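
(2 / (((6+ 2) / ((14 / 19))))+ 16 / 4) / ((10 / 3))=477 / 380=1.26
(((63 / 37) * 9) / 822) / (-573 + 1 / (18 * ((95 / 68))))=-0.00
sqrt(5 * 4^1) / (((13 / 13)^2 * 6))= sqrt(5) / 3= 0.75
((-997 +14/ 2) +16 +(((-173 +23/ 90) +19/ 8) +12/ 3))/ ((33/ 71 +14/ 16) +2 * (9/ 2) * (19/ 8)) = -29147843/ 580590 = -50.20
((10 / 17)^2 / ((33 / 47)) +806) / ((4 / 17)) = 3845761 / 1122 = 3427.59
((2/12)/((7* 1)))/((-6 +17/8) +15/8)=-1/84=-0.01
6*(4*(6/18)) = 8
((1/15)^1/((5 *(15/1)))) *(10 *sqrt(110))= 2 *sqrt(110)/225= 0.09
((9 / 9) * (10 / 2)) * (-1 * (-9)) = 45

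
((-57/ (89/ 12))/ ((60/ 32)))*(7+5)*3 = -65664/ 445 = -147.56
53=53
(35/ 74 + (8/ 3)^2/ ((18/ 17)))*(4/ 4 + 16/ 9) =1077275/ 53946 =19.97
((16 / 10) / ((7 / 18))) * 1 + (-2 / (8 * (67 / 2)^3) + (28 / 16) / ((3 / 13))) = 1477647779 / 126320460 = 11.70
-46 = -46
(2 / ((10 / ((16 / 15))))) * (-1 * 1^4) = -16 / 75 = -0.21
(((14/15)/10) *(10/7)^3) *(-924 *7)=-1760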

----

_Description of the task_
Could you output the lines above, exactly as written, from the one containing "(35/ 74 + (8/" through the last, with both ends included and no others?

_Problem solution_
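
(35/ 74 + (8/ 3)^2/ ((18/ 17)))*(4/ 4 + 16/ 9) =1077275/ 53946 =19.97
((16 / 10) / ((7 / 18))) * 1 + (-2 / (8 * (67 / 2)^3) + (28 / 16) / ((3 / 13))) = 1477647779 / 126320460 = 11.70
-46 = -46
(2 / ((10 / ((16 / 15))))) * (-1 * 1^4) = -16 / 75 = -0.21
(((14/15)/10) *(10/7)^3) *(-924 *7)=-1760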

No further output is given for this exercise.